The answer must consist of every line in the records that contains the word "eligible".

:: Dataset records ::

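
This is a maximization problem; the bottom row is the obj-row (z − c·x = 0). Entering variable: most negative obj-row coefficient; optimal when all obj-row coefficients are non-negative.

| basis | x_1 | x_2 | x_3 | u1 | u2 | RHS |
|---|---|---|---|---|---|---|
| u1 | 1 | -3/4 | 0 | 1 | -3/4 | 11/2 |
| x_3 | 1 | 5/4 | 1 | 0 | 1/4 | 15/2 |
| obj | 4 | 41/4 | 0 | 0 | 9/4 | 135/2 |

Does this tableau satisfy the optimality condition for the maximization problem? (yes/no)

yes

Every obj-row coefficient is ≥ 0, so the tableau is optimal.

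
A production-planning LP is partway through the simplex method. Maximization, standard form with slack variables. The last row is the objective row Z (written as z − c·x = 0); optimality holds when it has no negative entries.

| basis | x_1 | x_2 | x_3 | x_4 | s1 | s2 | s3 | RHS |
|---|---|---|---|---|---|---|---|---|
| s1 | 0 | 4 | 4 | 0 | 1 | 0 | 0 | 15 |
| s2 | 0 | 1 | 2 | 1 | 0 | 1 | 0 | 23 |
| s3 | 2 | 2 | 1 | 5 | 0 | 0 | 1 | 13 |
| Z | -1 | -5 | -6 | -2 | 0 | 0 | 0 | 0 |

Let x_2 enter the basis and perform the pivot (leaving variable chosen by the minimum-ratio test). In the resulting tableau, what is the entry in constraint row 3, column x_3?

-1

Ratio test on column x_2 — row 1: 15/4 = 15/4; row 2: 23/1 = 23; row 3: 13/2 = 13/2. Minimum is 15/4 at row 1 (s1 leaves); pivot element 4.
Divide row 1 by 4; eliminate column x_2 from the other rows.
Row 3 update in column x_3: 1 − 2·1 = -1.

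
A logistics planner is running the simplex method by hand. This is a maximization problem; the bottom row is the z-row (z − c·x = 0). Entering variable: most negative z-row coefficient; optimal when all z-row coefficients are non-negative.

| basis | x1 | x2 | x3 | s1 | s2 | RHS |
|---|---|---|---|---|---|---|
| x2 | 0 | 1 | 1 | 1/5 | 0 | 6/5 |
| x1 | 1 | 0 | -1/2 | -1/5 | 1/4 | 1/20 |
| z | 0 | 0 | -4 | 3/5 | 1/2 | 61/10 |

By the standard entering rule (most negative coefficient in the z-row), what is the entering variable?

Negative z-row entries: x3: -4.
The most negative is -4 in column x3, so x3 enters.

x3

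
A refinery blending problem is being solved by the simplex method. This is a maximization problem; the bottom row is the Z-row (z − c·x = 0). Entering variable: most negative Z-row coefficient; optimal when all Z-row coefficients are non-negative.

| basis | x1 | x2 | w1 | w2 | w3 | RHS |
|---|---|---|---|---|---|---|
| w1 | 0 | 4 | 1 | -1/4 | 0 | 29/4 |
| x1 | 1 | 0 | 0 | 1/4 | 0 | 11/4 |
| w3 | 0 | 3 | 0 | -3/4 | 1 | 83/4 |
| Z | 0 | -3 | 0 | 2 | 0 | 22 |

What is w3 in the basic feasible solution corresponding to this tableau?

83/4

w3 is basic (row 3); its value is the RHS of that row, 83/4.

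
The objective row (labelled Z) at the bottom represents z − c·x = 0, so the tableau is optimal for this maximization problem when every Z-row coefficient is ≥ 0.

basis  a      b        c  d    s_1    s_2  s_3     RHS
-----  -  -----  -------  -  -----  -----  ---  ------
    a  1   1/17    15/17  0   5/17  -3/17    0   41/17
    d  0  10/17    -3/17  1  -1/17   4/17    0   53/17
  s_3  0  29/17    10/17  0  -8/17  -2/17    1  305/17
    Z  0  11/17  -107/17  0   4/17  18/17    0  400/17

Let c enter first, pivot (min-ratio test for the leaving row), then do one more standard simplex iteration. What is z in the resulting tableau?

Ratio test on column c — row 1: (41/17)/(15/17) = 41/15; row 2: entry -3/17 ≤ 0; row 3: (305/17)/(10/17) = 61/2. Minimum is 41/15 at row 1 (a leaves); pivot element 15/17.
Pivot on row 1; the Z-row RHS becomes 400/17 − (-107/17)·(41/15) = 611/15.
Next entering variable (most negative Z-row entry -1/5): s_2.
Ratio test on column s_2 — row 1: entry -1/5 ≤ 0; row 2: (18/5)/(1/5) = 18; row 3: entry 0 ≤ 0. Minimum is 18 at row 2 (d leaves); pivot element 1/5.
After the second pivot the Z-row RHS is 611/15 − (-1/5)·18 = 133/3.

133/3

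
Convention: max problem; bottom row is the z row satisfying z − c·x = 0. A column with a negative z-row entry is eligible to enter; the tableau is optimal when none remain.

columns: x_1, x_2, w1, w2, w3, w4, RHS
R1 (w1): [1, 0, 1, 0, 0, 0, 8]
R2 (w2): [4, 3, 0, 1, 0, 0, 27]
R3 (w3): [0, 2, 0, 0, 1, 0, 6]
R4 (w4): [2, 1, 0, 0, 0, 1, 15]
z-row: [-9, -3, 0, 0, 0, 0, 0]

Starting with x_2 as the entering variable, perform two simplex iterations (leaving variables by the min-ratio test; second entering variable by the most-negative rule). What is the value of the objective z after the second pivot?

Ratio test on column x_2 — row 1: entry 0 ≤ 0; row 2: 27/3 = 9; row 3: 6/2 = 3; row 4: 15/1 = 15. Minimum is 3 at row 3 (w3 leaves); pivot element 2.
Pivot on row 3; the z-row RHS becomes 0 − (-3)·3 = 9.
Next entering variable (most negative z-row entry -9): x_1.
Ratio test on column x_1 — row 1: 8/1 = 8; row 2: 18/4 = 9/2; row 3: entry 0 ≤ 0; row 4: 12/2 = 6. Minimum is 9/2 at row 2 (w2 leaves); pivot element 4.
After the second pivot the z-row RHS is 9 − (-9)·(9/2) = 99/2.

99/2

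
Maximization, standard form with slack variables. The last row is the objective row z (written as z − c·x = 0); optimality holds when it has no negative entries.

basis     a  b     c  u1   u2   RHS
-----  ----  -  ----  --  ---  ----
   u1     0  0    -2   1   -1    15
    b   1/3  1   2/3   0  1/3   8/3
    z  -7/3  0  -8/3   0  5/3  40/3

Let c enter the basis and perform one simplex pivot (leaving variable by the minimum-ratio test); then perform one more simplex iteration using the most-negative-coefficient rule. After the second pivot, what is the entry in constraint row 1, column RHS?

15

Ratio test on column c — row 1: entry -2 ≤ 0; row 2: (8/3)/(2/3) = 4. Minimum is 4 at row 2 (b leaves); pivot element 2/3.
Divide row 2 by 2/3; eliminate column c from the other rows.
Second iteration: most negative z-row entry is -1 in column a, so a enters.
Ratio test on column a — row 1: 23/1 = 23; row 2: 4/(1/2) = 8. Minimum is 8 at row 2 (c leaves); pivot element 1/2.
Divide row 2 by 1/2; eliminate column a from the other rows.
After both pivots, the entry at constraint row 1, column RHS is 15.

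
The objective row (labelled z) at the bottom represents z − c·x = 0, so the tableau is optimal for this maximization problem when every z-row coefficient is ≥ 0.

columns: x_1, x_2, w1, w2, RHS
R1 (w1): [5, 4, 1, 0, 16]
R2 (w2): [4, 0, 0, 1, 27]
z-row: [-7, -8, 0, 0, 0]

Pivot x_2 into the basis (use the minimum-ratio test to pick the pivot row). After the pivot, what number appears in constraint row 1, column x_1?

Ratio test on column x_2 — row 1: 16/4 = 4; row 2: entry 0 ≤ 0. Minimum is 4 at row 1 (w1 leaves); pivot element 4.
Divide row 1 by 4; eliminate column x_2 from the other rows.
In the new row 1, the x_1 entry is the old entry divided by the pivot: 5/4 = 5/4.

5/4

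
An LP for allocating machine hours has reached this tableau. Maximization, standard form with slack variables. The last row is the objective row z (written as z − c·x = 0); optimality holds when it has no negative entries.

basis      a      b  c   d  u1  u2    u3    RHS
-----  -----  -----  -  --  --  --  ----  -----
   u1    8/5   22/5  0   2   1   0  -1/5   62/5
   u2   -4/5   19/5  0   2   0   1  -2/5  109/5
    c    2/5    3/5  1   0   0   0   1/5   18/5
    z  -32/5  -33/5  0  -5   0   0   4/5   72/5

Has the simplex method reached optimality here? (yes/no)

no

The z-row has a negative entry -33/5 in column b, so it is not optimal.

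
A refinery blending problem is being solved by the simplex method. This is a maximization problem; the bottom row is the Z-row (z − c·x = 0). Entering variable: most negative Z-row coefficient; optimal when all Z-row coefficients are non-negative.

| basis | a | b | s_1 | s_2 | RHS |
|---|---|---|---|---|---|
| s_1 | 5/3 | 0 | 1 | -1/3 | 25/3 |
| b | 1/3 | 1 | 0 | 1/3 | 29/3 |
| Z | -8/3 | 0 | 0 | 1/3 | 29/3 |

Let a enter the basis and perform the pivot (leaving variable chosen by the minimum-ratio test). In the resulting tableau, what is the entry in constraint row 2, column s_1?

Ratio test on column a — row 1: (25/3)/(5/3) = 5; row 2: (29/3)/(1/3) = 29. Minimum is 5 at row 1 (s_1 leaves); pivot element 5/3.
Divide row 1 by 5/3; eliminate column a from the other rows.
Row 2 update in column s_1: 0 − (1/3)·(3/5) = -1/5.

-1/5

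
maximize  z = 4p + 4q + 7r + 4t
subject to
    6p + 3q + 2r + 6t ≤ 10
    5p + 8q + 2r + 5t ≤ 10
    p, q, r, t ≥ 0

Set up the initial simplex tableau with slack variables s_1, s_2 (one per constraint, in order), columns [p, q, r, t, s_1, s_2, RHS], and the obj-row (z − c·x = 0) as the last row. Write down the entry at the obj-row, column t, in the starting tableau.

The obj-row carries the negated objective coefficients: the t entry is -4.

-4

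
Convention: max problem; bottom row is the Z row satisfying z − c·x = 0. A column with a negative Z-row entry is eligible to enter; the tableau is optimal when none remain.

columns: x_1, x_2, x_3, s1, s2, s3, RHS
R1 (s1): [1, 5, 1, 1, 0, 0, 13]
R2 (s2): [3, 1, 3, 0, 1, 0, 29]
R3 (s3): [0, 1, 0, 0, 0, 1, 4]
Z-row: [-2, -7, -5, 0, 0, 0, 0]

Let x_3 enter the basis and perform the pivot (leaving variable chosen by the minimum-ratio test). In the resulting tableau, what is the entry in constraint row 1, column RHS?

10/3

Ratio test on column x_3 — row 1: 13/1 = 13; row 2: 29/3 = 29/3; row 3: entry 0 ≤ 0. Minimum is 29/3 at row 2 (s2 leaves); pivot element 3.
Divide row 2 by 3; eliminate column x_3 from the other rows.
Row 1 update in column RHS: 13 − 1·(29/3) = 10/3.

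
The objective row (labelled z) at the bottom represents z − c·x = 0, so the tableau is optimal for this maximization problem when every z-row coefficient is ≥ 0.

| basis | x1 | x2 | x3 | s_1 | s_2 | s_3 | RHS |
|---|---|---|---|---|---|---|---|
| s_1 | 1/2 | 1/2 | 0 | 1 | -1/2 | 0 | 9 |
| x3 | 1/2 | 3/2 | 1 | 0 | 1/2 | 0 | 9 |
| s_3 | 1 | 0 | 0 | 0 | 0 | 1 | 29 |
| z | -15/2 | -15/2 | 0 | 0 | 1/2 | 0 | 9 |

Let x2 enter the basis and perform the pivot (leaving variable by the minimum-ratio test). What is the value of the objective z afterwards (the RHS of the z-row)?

54

Ratio test on column x2 — row 1: 9/(1/2) = 18; row 2: 9/(3/2) = 6; row 3: entry 0 ≤ 0. Minimum is 6 at row 2 (x3 leaves); pivot element 3/2.
Pivot on row 2; the z-row RHS becomes 9 − (-15/2)·6 = 54.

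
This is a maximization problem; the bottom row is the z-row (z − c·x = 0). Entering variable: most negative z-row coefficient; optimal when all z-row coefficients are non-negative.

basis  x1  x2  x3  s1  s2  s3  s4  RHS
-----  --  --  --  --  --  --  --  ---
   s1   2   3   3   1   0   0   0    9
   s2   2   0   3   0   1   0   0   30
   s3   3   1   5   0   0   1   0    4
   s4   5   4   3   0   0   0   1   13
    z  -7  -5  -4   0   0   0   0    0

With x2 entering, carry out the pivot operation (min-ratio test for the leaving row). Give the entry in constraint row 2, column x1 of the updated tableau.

Ratio test on column x2 — row 1: 9/3 = 3; row 2: entry 0 ≤ 0; row 3: 4/1 = 4; row 4: 13/4 = 13/4. Minimum is 3 at row 1 (s1 leaves); pivot element 3.
Divide row 1 by 3; eliminate column x2 from the other rows.
Row 2 update in column x1: 2 − 0·(2/3) = 2.

2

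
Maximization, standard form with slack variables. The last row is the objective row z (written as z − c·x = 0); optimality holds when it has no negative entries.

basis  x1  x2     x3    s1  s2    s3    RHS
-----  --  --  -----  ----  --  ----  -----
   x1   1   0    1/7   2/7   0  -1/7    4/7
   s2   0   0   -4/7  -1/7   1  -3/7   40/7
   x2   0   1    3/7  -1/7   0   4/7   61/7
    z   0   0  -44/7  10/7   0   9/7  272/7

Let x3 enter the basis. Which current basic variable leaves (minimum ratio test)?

x1

Column x3 entries and ratios — x1: (4/7)/(1/7) = 4; s2: -4/7 ≤ 0, skip; x2: (61/7)/(3/7) = 61/3.
Smallest ratio is 4 in the row of x1, so x1 leaves.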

:::

Written reply >>
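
Convention: max problem; bottom row is the z row satisfying z − c·x = 0. A column with a negative z-row entry is eligible to enter; the tableau is optimal when none remain.
Convention: max problem; bottom row is the Z row satisfying z − c·x = 0. A column with a negative Z-row entry is eligible to enter; the tableau is optimal when none remain.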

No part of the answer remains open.